- [Exercise prompt]: Every line from the one containing "A resistor marked" to the end of the records below, written out word for word, is the whole answer.

- [Input data]:

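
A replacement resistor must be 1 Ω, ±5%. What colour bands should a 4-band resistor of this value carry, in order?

1 Ω = 10 × 10^-1.
1 → brown
0 → black
Multiplier 10^-1 → gold.
±5% tolerance → gold.

brown, black, gold, gold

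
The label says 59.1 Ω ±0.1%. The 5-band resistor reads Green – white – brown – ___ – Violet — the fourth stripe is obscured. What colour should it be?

gold

59.1 Ω = 591 × 10^-1.
The fourth band is the multiplier, 10^-1, which is gold.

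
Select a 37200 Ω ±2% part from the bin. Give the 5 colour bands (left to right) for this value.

orange, violet, red, red, red

37200 Ω = 372 × 10^2.
3 → orange
7 → violet
2 → red
Multiplier 10^2 → red.
±2% tolerance → red.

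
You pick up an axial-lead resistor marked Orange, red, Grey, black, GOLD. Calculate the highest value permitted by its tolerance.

344.4 Ω

Orange → 3 (first significant figure)
Red → 2 (second significant figure)
Grey → 8 (third significant figure)
Black → ×1 multiplier
Gold → ±5% tolerance
328 × 1 = 328 Ω
Highest = 328 × (1 + 5/100) = 344.4 Ω.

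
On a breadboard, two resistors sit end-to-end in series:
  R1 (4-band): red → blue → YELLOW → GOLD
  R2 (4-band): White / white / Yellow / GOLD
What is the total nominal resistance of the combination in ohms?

1250000 Ω

R1: red, blue → 26; yellow ×10^4 → 260000 Ω.
R2: white, white → 99; yellow ×10^4 → 990000 Ω.
Series: 260000 + 990000 = 1250000 Ω.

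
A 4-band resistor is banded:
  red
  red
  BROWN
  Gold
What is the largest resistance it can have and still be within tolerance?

Red → 2 (first significant figure)
Red → 2 (second significant figure)
Brown → ×10 multiplier
Gold → ±5% tolerance
22 × 10 = 220 Ω
Largest = 220 × (1 + 5/100) = 231 Ω.

231 Ω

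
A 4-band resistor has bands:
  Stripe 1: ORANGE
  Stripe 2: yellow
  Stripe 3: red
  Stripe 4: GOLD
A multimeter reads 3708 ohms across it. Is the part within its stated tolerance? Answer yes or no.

Orange → 3 (first significant figure)
Yellow → 4 (second significant figure)
Red → ×10^2 multiplier
Gold → ±5% tolerance
34 × 100 = 3400 Ω
Allowed range: 3230 Ω to 3570 Ω.
3708 ohms lies outside that range.

no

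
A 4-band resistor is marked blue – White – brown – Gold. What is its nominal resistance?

690 Ω

Blue → 6 (first significant figure)
White → 9 (second significant figure)
Brown → ×10 multiplier
69 × 10 = 690 Ω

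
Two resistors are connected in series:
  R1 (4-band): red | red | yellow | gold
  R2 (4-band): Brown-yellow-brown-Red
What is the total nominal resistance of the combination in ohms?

R1: red, red → 22; yellow ×10^4 → 220000 Ω.
R2: brown, yellow → 14; brown ×10 → 140 Ω.
Series: 220000 + 140 = 220140 Ω.

220140 Ω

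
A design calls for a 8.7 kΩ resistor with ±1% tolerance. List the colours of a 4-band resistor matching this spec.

grey, violet, red, brown

8700 Ω = 87 × 10^2.
8 → grey
7 → violet
Multiplier 10^2 → red.
±1% tolerance → brown.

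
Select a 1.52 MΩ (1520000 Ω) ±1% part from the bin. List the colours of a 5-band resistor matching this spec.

brown, green, red, yellow, brown

1520000 Ω = 152 × 10^4.
1 → brown
5 → green
2 → red
Multiplier 10^4 → yellow.
±1% tolerance → brown.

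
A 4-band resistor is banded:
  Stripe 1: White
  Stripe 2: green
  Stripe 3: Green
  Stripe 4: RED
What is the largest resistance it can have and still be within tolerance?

White → 9 (first significant figure)
Green → 5 (second significant figure)
Green → ×10^5 multiplier
Red → ±2% tolerance
95 × 100000 = 9500000 Ω
Largest = 9500000 × (1 + 2/100) = 9690000 Ω.

9690000 Ω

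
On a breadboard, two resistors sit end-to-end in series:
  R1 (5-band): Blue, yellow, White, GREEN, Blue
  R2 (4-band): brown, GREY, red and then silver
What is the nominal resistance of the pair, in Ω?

64901800 Ω

R1: blue, yellow, white → 649; green ×10^5 → 64900000 Ω.
R2: brown, grey → 18; red ×10^2 → 1800 Ω.
Series: 64900000 + 1800 = 64901800 Ω.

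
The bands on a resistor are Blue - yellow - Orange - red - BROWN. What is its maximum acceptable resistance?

Blue → 6 (first significant figure)
Yellow → 4 (second significant figure)
Orange → 3 (third significant figure)
Red → ×10^2 multiplier
Brown → ±1% tolerance
643 × 100 = 64300 Ω
Maximum = 64300 × (1 + 1/100) = 64943 Ω.

64943 Ω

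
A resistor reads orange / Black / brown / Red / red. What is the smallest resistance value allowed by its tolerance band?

29498 Ω

Orange → 3 (first significant figure)
Black → 0 (second significant figure)
Brown → 1 (third significant figure)
Red → ×10^2 multiplier
Red → ±2% tolerance
301 × 100 = 30100 Ω
Smallest = 30100 × (1 − 2/100) = 29498 Ω.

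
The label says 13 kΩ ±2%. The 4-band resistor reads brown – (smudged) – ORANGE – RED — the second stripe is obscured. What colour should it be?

orange

13000 Ω = 13 × 10^3.
The second band gives digit 3 of the significand, and 3 is orange.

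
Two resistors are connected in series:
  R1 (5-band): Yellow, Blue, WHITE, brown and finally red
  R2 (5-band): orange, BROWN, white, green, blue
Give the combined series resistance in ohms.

R1: yellow, blue, white → 469; brown ×10 → 4690 Ω.
R2: orange, brown, white → 319; green ×10^5 → 31900000 Ω.
Series: 4690 + 31900000 = 31904690 Ω.

31904690 Ω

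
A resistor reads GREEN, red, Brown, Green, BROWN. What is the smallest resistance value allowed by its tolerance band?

Green → 5 (first significant figure)
Red → 2 (second significant figure)
Brown → 1 (third significant figure)
Green → ×10^5 multiplier
Brown → ±1% tolerance
521 × 100000 = 52100000 Ω
Smallest = 52100000 × (1 − 1/100) = 51579000 Ω.

51579000 Ω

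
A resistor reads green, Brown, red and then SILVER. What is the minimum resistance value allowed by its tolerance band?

4590 Ω

Green → 5 (first significant figure)
Brown → 1 (second significant figure)
Red → ×10^2 multiplier
Silver → ±10% tolerance
51 × 100 = 5100 Ω
Minimum = 5100 × (1 − 10/100) = 4590 Ω.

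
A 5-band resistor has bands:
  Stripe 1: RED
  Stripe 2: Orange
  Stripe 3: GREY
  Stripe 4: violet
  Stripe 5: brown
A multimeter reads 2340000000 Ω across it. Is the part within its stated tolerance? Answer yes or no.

Red → 2 (first significant figure)
Orange → 3 (second significant figure)
Grey → 8 (third significant figure)
Violet → ×10^7 multiplier
Brown → ±1% tolerance
238 × 10000000 = 2380000000 Ω
Allowed range: 2356200000 Ω to 2403800000 Ω.
2340000000 Ω lies outside that range.

no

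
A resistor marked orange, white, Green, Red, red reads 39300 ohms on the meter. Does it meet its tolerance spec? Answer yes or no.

Orange → 3 (first significant figure)
White → 9 (second significant figure)
Green → 5 (third significant figure)
Red → ×10^2 multiplier
Red → ±2% tolerance
395 × 100 = 39500 Ω
Allowed range: 38710 Ω to 40290 Ω.
39300 ohms lies inside that range.

yes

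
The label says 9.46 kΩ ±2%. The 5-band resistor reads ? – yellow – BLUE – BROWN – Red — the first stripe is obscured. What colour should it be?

white

9460 Ω = 946 × 10^1.
The first band gives digit 9 of the significand, and 9 is white.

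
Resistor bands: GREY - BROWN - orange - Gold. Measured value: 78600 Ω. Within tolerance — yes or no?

yes

Grey → 8 (first significant figure)
Brown → 1 (second significant figure)
Orange → ×10^3 multiplier
Gold → ±5% tolerance
81 × 1000 = 81000 Ω
Allowed range: 76950 Ω to 85050 Ω.
78600 Ω lies inside that range.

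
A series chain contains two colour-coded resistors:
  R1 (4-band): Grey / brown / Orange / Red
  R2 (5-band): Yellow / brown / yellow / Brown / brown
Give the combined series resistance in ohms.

R1: grey, brown → 81; orange ×10^3 → 81000 Ω.
R2: yellow, brown, yellow → 414; brown ×10 → 4140 Ω.
Series: 81000 + 4140 = 85140 Ω.

85140 Ω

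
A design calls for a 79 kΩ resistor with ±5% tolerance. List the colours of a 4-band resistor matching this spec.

violet, white, orange, gold

79000 Ω = 79 × 10^3.
7 → violet
9 → white
Multiplier 10^3 → orange.
±5% tolerance → gold.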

- [Task answer]:
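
A resistor marked orange, white, Green, Red, red reads 39300 ohms on the meter. Does it meet its tolerance spec? Answer yes or no.

Orange → 3 (first significant figure)
White → 9 (second significant figure)
Green → 5 (third significant figure)
Red → ×10^2 multiplier
Red → ±2% tolerance
395 × 100 = 39500 Ω
Allowed range: 38710 Ω to 40290 Ω.
39300 ohms lies inside that range.

yes

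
The label says 9.46 kΩ ±2%. The 5-band resistor reads ? – yellow – BLUE – BROWN – Red — the first stripe is obscured. What colour should it be?

white

9460 Ω = 946 × 10^1.
The first band gives digit 9 of the significand, and 9 is white.

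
Resistor bands: GREY - BROWN - orange - Gold. Measured value: 78600 Ω. Within tolerance — yes or no?

yes

Grey → 8 (first significant figure)
Brown → 1 (second significant figure)
Orange → ×10^3 multiplier
Gold → ±5% tolerance
81 × 1000 = 81000 Ω
Allowed range: 76950 Ω to 85050 Ω.
78600 Ω lies inside that range.

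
A series chain contains two colour-coded resistors:
  R1 (4-band): Grey / brown / Orange / Red
  R2 (5-band): Yellow / brown / yellow / Brown / brown
Give the combined series resistance in ohms.

R1: grey, brown → 81; orange ×10^3 → 81000 Ω.
R2: yellow, brown, yellow → 414; brown ×10 → 4140 Ω.
Series: 81000 + 4140 = 85140 Ω.

85140 Ω

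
A design calls for a 79 kΩ resistor with ±5% tolerance. List the colours of a 4-band resistor matching this spec.

violet, white, orange, gold

79000 Ω = 79 × 10^3.
7 → violet
9 → white
Multiplier 10^3 → orange.
±5% tolerance → gold.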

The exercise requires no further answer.